▶ [What the exercise asks] An exact copy of all the data below is required.

Stored data:

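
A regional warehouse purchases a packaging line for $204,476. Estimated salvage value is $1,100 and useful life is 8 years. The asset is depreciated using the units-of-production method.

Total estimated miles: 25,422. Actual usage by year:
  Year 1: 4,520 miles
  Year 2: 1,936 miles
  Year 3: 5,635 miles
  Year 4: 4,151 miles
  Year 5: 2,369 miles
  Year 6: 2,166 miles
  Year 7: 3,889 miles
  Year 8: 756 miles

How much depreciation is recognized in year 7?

$31,112

Depreciable base = $204,476 − $1,100 = $203,376.
Rate = $203,376 / 25,422 miles = $8 per mile.
Year 1: 4,520 × $8 = $36,160. Book value $168,316.
Year 2: 1,936 × $8 = $15,488. Book value $152,828.
Year 3: 5,635 × $8 = $45,080. Book value $107,748.
Year 4: 4,151 × $8 = $33,208. Book value $74,540.
Year 5: 2,369 × $8 = $18,952. Book value $55,588.
Year 6: 2,166 × $8 = $17,328. Book value $38,260.
Year 7: 3,889 × $8 = $31,112. Book value $7,148.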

▶ [The completed task]
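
A regional warehouse purchases a packaging line for $204,476. Estimated salvage value is $1,100 and useful life is 8 years. The asset is depreciated using the units-of-production method.

Total estimated miles: 25,422. Actual usage by year:
  Year 1: 4,520 miles
  Year 2: 1,936 miles
  Year 3: 5,635 miles
  Year 4: 4,151 miles
  Year 5: 2,369 miles
  Year 6: 2,166 miles
  Year 7: 3,889 miles
  Year 8: 756 miles

How much depreciation is recognized in year 7?

$31,112

Depreciable base = $204,476 − $1,100 = $203,376.
Rate = $203,376 / 25,422 miles = $8 per mile.
Year 1: 4,520 × $8 = $36,160. Book value $168,316.
Year 2: 1,936 × $8 = $15,488. Book value $152,828.
Year 3: 5,635 × $8 = $45,080. Book value $107,748.
Year 4: 4,151 × $8 = $33,208. Book value $74,540.
Year 5: 2,369 × $8 = $18,952. Book value $55,588.
Year 6: 2,166 × $8 = $17,328. Book value $38,260.
Year 7: 3,889 × $8 = $31,112. Book value $7,148.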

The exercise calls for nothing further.